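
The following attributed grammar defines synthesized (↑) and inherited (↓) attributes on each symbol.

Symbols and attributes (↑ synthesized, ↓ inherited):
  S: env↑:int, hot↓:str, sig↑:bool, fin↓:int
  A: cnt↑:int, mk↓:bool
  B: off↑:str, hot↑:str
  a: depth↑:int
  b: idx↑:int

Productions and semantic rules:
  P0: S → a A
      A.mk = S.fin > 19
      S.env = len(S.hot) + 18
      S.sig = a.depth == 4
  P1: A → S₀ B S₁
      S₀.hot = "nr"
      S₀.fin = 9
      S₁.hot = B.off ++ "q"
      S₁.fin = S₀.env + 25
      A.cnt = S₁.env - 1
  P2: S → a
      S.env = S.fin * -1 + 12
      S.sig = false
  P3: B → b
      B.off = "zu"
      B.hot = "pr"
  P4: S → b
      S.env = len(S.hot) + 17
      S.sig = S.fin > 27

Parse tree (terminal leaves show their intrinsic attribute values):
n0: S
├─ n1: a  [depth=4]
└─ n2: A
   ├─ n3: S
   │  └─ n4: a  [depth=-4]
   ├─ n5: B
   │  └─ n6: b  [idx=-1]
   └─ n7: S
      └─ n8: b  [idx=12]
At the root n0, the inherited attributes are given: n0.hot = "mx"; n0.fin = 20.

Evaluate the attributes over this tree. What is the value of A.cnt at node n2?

19

1. n0.hot = "mx"  [given at root]
2. n0.fin = 20  [given at root]
3. n1.depth = 4  [terminal]
4. n2.mk = true  [S.fin > 19]
5. n3.hot = "nr"  ["nr"]
6. n3.fin = 9  [9]
7. n4.depth = -4  [terminal]
8. n3.env = 3  [S.fin * -1 + 12]
9. n3.sig = false  [false]
10. n6.idx = -1  [terminal]
11. n5.off = "zu"  ["zu"]
12. n5.hot = "pr"  ["pr"]
13. n7.hot = "zuq"  [B.off ++ "q"]
14. n7.fin = 28  [S₀.env + 25]
15. n8.idx = 12  [terminal]
16. n7.env = 20  [len(S.hot) + 17]
17. n7.sig = true  [S.fin > 27]
18. n2.cnt = 19  [S₁.env - 1]
19. n0.env = 20  [len(S.hot) + 18]
20. n0.sig = true  [a.depth == 4]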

▶ [GOAL OF THE EXERCISE] The expected response is the full data, reproduced exactly.

▶ [RESULT]
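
The following attributed grammar defines synthesized (↑) and inherited (↓) attributes on each symbol.

Symbols and attributes (↑ synthesized, ↓ inherited):
  S: env↑:int, hot↓:str, sig↑:bool, fin↓:int
  A: cnt↑:int, mk↓:bool
  B: off↑:str, hot↑:str
  a: depth↑:int
  b: idx↑:int

Productions and semantic rules:
  P0: S → a A
      A.mk = S.fin > 19
      S.env = len(S.hot) + 18
      S.sig = a.depth == 4
  P1: A → S₀ B S₁
      S₀.hot = "nr"
      S₀.fin = 9
      S₁.hot = B.off ++ "q"
      S₁.fin = S₀.env + 25
      A.cnt = S₁.env - 1
  P2: S → a
      S.env = S.fin * -1 + 12
      S.sig = false
  P3: B → b
      B.off = "zu"
      B.hot = "pr"
  P4: S → b
      S.env = len(S.hot) + 17
      S.sig = S.fin > 27

Parse tree (terminal leaves show their intrinsic attribute values):
n0: S
├─ n1: a  [depth=4]
└─ n2: A
   ├─ n3: S
   │  └─ n4: a  [depth=-4]
   ├─ n5: B
   │  └─ n6: b  [idx=-1]
   └─ n7: S
      └─ n8: b  [idx=12]
At the root n0, the inherited attributes are given: n0.hot = "mx"; n0.fin = 20.

Evaluate the attributes over this tree. What is the value of A.cnt at node n2?

19

1. n0.hot = "mx"  [given at root]
2. n0.fin = 20  [given at root]
3. n1.depth = 4  [terminal]
4. n2.mk = true  [S.fin > 19]
5. n3.hot = "nr"  ["nr"]
6. n3.fin = 9  [9]
7. n4.depth = -4  [terminal]
8. n3.env = 3  [S.fin * -1 + 12]
9. n3.sig = false  [false]
10. n6.idx = -1  [terminal]
11. n5.off = "zu"  ["zu"]
12. n5.hot = "pr"  ["pr"]
13. n7.hot = "zuq"  [B.off ++ "q"]
14. n7.fin = 28  [S₀.env + 25]
15. n8.idx = 12  [terminal]
16. n7.env = 20  [len(S.hot) + 17]
17. n7.sig = true  [S.fin > 27]
18. n2.cnt = 19  [S₁.env - 1]
19. n0.env = 20  [len(S.hot) + 18]
20. n0.sig = true  [a.depth == 4]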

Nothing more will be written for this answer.